Description of the task: Whatever lines the data contains, output all of them unchanged.

━━━━━ Dataset entries

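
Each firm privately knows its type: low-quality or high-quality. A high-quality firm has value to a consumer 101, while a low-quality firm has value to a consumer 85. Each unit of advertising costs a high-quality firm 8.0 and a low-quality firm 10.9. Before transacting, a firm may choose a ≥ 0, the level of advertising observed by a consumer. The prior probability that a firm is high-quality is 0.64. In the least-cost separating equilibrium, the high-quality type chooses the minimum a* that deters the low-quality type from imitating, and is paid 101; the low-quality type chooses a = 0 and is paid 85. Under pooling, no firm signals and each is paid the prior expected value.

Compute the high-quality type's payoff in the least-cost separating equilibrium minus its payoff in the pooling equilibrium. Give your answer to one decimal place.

-6.0

Least-cost separating signal: a* solves 85 = 101 − 10.9·a*, so a* = (101 − 85)/10.9 ≈ 1.4679.
High-quality type's separating payoff: 101 − 8.0 × a* = 101 − 8.0 × (101 − 85)/10.9 = 101 − 128/10.9 ≈ 89.257.
Pooling payoff: 0.64 × 101 + 0.36 × 85 = 95.24.
Difference: 89.257 − 95.24 = -5.983, i.e. -6.0 to one decimal place.
The high-quality type would prefer the pooling outcome.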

━━━━━━━━━━

Solution below:
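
Each firm privately knows its type: low-quality or high-quality. A high-quality firm has value to a consumer 101, while a low-quality firm has value to a consumer 85. Each unit of advertising costs a high-quality firm 8.0 and a low-quality firm 10.9. Before transacting, a firm may choose a ≥ 0, the level of advertising observed by a consumer. The prior probability that a firm is high-quality is 0.64. In the least-cost separating equilibrium, the high-quality type chooses the minimum a* that deters the low-quality type from imitating, and is paid 101; the low-quality type chooses a = 0 and is paid 85. Under pooling, no firm signals and each is paid the prior expected value.

Compute the high-quality type's payoff in the least-cost separating equilibrium minus its payoff in the pooling equilibrium. Give your answer to one decimal place.

-6.0

Least-cost separating signal: a* solves 85 = 101 − 10.9·a*, so a* = (101 − 85)/10.9 ≈ 1.4679.
High-quality type's separating payoff: 101 − 8.0 × a* = 101 − 8.0 × (101 − 85)/10.9 = 101 − 128/10.9 ≈ 89.257.
Pooling payoff: 0.64 × 101 + 0.36 × 85 = 95.24.
Difference: 89.257 − 95.24 = -5.983, i.e. -6.0 to one decimal place.
The high-quality type would prefer the pooling outcome.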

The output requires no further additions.